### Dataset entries
==============================
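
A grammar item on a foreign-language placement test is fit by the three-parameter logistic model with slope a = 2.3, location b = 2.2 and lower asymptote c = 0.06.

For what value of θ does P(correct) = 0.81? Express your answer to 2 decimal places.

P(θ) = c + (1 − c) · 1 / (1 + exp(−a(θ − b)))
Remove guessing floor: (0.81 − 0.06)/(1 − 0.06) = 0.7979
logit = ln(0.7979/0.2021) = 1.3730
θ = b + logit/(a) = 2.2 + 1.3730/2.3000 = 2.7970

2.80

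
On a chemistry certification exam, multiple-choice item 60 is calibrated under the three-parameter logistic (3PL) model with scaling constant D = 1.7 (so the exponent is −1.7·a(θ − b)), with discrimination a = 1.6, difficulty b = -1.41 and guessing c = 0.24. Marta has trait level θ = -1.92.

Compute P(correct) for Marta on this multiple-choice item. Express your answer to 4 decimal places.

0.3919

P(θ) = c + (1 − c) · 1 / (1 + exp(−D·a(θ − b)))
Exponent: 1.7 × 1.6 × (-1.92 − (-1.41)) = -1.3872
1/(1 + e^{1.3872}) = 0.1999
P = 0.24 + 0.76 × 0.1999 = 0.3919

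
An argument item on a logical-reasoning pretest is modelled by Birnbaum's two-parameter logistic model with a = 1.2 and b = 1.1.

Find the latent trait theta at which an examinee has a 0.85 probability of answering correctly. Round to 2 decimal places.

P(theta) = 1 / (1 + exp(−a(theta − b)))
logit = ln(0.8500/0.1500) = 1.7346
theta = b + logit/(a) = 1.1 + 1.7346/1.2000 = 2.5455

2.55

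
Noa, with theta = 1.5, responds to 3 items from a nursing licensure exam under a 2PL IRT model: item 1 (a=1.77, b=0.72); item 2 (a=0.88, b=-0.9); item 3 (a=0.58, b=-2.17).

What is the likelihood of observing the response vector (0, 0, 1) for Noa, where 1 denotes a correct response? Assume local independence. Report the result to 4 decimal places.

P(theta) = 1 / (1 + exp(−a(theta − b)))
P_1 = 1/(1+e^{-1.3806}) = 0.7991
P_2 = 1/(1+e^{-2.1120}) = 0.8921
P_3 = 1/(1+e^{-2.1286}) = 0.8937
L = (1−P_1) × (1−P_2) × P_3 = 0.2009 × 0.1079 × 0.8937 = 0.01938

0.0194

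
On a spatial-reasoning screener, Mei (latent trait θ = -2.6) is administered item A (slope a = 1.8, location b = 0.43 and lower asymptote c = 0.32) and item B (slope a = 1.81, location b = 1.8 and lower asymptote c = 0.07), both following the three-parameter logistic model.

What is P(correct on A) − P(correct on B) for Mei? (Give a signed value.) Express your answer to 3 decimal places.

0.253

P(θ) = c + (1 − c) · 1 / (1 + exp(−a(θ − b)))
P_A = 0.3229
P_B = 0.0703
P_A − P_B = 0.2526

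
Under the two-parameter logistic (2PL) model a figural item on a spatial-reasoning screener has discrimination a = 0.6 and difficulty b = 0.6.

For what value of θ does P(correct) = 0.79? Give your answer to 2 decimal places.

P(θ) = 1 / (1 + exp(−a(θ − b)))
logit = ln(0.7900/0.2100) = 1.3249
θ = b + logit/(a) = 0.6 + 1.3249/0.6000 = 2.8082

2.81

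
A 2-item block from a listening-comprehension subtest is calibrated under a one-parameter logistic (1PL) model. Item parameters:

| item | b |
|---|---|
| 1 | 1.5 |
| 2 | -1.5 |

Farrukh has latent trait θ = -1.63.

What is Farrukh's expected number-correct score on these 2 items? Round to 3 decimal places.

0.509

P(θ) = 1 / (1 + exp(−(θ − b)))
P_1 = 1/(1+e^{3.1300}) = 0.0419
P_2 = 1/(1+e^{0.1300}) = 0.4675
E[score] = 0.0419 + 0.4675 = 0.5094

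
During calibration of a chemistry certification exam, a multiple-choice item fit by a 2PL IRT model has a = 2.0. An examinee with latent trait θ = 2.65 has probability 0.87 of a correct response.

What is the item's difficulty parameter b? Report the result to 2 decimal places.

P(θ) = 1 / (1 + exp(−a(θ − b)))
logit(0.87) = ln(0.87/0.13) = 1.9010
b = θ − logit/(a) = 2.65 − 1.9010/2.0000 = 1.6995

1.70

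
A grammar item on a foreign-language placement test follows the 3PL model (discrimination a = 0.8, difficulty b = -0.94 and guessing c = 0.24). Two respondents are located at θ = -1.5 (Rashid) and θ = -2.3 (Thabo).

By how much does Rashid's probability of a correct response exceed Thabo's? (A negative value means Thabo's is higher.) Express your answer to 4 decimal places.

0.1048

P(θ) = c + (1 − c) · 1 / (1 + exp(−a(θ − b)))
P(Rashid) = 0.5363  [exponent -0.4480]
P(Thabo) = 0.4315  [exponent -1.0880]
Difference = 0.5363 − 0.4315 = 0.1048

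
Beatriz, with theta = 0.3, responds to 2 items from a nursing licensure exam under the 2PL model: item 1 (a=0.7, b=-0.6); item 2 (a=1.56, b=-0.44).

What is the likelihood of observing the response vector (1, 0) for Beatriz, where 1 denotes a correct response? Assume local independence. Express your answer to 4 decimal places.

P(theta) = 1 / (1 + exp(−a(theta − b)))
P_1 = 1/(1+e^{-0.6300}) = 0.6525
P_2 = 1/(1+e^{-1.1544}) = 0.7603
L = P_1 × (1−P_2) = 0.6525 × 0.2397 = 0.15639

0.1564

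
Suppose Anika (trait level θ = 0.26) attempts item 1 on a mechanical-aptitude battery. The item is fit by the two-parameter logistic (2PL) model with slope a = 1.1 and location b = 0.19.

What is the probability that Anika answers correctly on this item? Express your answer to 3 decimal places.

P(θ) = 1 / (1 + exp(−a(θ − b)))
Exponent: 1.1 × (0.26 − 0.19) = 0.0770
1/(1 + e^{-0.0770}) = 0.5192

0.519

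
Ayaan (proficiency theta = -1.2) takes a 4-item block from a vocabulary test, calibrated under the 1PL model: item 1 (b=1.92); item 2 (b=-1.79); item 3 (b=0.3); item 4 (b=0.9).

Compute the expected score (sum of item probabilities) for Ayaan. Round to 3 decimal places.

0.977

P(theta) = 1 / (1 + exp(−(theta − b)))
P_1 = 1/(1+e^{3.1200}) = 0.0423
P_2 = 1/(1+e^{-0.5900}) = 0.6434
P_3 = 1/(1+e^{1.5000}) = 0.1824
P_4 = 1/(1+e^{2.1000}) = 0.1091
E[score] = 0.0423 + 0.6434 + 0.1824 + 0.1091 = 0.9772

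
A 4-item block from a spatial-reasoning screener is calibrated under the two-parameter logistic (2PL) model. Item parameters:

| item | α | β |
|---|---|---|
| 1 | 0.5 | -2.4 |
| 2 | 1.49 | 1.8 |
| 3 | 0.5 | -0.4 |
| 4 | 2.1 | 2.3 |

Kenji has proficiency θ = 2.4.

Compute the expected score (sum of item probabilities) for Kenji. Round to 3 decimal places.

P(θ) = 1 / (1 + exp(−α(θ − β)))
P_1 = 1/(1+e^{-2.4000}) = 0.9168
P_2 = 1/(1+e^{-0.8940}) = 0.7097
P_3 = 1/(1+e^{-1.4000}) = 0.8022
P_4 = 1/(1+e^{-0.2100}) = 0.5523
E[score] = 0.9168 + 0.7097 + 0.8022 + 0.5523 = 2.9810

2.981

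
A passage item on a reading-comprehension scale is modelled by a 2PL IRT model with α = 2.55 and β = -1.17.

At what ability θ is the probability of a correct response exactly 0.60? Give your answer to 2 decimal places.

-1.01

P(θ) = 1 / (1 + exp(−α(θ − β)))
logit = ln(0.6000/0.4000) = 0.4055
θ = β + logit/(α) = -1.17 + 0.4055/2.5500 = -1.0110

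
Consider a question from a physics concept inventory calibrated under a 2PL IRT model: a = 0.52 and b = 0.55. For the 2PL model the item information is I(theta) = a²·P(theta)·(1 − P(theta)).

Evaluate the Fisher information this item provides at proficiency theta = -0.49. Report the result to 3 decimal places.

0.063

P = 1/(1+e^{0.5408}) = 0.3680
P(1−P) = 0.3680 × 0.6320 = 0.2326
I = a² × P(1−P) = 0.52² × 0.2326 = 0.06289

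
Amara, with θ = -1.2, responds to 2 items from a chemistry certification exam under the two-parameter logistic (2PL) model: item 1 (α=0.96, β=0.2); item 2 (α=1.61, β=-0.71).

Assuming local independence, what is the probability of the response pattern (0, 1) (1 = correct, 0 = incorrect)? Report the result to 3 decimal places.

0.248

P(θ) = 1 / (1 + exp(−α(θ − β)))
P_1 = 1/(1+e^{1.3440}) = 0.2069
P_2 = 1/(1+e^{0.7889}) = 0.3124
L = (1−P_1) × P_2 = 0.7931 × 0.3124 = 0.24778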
==============================
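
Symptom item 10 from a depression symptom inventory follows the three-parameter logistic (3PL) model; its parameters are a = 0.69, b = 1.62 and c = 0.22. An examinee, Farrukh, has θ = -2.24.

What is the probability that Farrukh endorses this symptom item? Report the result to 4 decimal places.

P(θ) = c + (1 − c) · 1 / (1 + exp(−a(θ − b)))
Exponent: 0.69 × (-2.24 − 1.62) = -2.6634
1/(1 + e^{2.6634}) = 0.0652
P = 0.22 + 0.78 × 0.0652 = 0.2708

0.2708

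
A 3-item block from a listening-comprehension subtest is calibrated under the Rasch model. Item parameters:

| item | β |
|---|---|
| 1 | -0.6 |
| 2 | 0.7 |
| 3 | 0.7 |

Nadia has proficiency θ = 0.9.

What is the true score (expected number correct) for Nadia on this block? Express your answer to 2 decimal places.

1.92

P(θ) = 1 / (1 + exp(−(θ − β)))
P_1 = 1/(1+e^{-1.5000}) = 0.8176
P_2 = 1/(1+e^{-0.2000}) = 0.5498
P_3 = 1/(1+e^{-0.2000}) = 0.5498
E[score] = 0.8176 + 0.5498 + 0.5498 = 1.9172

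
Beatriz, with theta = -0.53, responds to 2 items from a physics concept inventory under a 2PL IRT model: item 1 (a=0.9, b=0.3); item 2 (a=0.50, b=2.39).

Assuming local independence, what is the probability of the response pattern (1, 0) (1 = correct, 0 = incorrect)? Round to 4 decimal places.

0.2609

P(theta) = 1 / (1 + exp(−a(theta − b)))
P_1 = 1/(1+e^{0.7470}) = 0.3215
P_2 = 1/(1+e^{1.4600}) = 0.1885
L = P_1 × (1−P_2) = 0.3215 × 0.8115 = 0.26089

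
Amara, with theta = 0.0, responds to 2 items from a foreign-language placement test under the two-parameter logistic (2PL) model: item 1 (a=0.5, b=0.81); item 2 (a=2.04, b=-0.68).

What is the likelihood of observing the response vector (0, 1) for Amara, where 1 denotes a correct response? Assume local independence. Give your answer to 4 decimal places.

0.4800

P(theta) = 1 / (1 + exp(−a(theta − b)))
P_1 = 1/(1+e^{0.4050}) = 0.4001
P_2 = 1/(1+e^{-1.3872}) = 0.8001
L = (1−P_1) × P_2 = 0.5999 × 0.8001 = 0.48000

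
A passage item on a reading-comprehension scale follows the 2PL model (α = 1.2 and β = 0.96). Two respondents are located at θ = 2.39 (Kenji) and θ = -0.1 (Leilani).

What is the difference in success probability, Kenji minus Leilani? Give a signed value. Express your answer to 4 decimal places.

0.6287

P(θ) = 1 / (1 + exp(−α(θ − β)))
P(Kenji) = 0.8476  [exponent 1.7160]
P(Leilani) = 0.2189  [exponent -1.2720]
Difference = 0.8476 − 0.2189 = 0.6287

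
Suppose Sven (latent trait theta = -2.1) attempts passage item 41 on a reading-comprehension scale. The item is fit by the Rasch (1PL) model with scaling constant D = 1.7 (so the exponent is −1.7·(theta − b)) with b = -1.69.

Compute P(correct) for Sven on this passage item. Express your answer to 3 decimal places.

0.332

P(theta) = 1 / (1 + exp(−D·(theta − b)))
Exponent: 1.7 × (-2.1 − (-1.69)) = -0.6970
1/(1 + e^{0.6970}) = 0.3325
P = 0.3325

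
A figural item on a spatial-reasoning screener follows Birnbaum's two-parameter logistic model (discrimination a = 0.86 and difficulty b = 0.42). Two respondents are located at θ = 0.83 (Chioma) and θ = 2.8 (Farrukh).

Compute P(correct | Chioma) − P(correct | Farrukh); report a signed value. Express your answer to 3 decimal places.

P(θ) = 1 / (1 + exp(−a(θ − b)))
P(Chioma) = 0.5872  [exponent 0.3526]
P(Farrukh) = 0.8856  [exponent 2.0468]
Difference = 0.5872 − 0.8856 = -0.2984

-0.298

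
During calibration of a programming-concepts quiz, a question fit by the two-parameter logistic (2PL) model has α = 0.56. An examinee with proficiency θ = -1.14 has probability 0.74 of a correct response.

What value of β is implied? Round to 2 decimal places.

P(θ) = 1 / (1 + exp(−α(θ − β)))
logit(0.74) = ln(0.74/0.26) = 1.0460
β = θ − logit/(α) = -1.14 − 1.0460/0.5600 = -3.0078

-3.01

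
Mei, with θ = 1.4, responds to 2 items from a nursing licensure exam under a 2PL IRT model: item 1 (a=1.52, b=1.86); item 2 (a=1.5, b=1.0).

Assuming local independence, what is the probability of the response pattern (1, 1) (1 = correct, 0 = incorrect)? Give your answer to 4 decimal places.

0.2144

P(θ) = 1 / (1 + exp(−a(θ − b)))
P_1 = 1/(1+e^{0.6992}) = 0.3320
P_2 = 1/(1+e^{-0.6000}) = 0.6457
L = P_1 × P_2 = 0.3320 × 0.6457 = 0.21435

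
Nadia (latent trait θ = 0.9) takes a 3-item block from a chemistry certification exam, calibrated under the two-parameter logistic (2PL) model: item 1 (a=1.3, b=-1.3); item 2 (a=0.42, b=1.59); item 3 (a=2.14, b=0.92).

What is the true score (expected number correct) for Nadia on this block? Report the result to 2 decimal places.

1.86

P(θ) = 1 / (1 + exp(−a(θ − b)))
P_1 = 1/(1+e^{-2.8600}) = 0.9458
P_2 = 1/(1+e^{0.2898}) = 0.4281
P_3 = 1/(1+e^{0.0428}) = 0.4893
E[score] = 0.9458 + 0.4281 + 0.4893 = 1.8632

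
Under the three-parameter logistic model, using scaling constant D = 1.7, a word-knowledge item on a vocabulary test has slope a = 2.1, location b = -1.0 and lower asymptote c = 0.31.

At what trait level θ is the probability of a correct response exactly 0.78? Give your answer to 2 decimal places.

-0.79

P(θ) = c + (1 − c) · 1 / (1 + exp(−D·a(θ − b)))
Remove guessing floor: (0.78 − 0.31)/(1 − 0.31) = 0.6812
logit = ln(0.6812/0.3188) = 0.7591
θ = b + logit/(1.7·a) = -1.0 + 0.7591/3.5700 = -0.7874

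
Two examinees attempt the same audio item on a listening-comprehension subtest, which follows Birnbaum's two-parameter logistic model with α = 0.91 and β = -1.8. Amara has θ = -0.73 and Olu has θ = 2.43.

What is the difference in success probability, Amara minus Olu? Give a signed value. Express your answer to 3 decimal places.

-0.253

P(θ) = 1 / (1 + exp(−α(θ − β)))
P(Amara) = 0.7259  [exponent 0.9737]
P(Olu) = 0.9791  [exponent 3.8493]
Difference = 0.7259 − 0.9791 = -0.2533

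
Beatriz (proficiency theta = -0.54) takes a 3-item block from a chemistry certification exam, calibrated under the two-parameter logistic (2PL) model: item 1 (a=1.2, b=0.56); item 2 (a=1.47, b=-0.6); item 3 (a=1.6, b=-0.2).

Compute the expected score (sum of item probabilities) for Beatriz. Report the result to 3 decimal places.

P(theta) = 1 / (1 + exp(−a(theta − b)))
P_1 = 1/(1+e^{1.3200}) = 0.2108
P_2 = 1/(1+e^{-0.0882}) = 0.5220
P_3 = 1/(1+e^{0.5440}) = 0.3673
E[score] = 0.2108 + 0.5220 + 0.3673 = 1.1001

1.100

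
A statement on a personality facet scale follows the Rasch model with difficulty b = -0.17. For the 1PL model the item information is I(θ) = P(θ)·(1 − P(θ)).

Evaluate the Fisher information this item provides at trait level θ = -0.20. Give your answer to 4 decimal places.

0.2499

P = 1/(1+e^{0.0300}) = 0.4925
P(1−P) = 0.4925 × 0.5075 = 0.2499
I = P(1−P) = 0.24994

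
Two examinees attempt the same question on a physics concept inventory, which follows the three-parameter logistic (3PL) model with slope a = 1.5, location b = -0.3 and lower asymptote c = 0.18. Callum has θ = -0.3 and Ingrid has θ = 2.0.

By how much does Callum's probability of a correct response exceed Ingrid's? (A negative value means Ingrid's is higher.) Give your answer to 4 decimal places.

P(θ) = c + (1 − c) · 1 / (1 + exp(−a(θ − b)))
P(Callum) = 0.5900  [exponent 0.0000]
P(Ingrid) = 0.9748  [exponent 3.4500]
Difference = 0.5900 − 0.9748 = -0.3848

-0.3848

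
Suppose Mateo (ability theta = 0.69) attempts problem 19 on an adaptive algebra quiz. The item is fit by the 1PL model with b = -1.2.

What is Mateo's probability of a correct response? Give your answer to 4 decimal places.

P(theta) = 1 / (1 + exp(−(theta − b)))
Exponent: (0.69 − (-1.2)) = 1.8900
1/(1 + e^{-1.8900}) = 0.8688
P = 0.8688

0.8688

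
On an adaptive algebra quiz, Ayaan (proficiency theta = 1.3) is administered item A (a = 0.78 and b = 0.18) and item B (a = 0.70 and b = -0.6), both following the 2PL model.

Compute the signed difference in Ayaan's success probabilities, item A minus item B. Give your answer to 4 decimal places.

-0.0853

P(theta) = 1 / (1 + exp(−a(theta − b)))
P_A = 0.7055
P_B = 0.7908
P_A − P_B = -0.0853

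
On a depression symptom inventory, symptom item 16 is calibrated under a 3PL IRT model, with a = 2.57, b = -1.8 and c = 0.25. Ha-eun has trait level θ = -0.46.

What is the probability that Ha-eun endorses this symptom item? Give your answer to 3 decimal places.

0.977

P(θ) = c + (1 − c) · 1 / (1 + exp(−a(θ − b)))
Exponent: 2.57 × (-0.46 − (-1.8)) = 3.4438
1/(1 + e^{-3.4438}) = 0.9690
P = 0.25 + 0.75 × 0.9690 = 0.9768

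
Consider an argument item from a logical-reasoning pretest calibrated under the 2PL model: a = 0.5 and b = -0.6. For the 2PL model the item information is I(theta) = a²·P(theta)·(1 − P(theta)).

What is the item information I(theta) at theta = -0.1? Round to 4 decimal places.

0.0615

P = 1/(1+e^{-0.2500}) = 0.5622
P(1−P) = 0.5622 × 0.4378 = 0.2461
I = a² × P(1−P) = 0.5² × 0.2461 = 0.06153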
==============================
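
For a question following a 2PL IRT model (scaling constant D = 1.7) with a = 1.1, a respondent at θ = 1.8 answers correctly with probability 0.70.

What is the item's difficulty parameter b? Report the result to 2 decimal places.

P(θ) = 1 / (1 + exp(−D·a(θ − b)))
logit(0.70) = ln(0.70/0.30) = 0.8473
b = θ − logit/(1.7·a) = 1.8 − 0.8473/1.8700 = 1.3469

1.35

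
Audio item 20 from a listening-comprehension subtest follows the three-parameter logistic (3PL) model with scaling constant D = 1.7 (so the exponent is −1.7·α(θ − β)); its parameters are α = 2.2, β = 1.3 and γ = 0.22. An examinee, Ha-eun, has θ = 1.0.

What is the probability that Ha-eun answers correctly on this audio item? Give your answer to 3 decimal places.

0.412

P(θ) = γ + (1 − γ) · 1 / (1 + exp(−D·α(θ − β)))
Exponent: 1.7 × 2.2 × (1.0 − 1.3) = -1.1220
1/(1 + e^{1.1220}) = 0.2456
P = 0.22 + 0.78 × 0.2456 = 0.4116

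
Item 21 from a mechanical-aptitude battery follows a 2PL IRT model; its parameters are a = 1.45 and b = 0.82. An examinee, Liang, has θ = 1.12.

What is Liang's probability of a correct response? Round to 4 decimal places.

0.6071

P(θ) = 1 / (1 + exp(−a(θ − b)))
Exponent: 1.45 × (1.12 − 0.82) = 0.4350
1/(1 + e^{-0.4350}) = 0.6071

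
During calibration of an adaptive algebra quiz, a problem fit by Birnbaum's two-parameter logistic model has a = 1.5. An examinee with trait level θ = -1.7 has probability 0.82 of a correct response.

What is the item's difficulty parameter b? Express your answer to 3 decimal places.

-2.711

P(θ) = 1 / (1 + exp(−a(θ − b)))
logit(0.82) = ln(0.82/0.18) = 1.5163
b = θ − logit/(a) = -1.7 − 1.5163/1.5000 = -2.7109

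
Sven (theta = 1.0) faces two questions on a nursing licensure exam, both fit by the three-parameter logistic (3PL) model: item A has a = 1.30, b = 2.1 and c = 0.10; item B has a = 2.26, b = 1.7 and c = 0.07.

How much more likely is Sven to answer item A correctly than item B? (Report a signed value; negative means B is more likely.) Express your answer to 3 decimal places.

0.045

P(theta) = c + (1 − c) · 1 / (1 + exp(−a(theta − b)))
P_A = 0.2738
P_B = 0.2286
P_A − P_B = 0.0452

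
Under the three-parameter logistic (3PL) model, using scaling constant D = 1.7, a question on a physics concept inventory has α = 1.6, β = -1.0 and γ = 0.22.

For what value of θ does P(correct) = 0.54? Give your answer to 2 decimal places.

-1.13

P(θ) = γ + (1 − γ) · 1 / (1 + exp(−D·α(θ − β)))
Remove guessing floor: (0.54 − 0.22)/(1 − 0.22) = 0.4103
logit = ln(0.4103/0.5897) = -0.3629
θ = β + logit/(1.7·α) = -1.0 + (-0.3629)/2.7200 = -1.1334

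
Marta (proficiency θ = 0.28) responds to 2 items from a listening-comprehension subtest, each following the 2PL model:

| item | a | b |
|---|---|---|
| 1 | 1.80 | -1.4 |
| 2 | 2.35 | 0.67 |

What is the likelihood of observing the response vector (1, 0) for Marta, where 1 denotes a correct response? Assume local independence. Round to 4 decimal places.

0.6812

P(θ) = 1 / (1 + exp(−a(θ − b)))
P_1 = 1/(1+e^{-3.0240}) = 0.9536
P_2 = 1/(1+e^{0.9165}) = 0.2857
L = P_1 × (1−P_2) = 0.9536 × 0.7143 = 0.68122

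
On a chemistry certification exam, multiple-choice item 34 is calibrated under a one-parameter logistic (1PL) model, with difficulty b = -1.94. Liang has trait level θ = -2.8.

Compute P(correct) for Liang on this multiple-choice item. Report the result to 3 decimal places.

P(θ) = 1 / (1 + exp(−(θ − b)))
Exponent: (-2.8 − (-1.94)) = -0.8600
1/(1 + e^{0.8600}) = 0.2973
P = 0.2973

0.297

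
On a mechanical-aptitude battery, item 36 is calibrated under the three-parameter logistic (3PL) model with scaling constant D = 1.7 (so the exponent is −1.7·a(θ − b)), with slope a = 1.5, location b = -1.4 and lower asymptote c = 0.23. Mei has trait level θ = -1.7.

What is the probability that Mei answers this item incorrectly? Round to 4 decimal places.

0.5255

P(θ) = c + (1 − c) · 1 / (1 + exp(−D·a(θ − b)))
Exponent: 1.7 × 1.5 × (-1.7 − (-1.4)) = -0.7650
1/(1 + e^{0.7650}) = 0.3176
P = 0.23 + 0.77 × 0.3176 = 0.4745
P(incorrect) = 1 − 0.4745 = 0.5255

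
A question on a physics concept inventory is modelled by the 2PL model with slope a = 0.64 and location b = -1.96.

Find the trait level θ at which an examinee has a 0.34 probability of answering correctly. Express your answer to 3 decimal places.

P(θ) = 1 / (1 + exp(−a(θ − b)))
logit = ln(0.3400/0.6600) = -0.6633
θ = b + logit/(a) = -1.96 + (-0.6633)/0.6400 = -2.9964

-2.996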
==============================
### What to work on
For this task, write out exactly the lines of the entries above, starting at the line with "Compute P(correct) for Sven" and ending at the line with "A figural item on a spatial-reasoning screener follows", both included, and no others.

### Problem solution
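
Compute P(correct) for Sven on this passage item. Express your answer to 3 decimal places.

0.332

P(theta) = 1 / (1 + exp(−D·(theta − b)))
Exponent: 1.7 × (-2.1 − (-1.69)) = -0.6970
1/(1 + e^{0.6970}) = 0.3325
P = 0.3325

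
A figural item on a spatial-reasoning screener follows Birnbaum's two-parameter logistic model (discrimination a = 0.86 and difficulty b = 0.42). Two respondents are located at θ = 0.83 (Chioma) and θ = 2.8 (Farrukh).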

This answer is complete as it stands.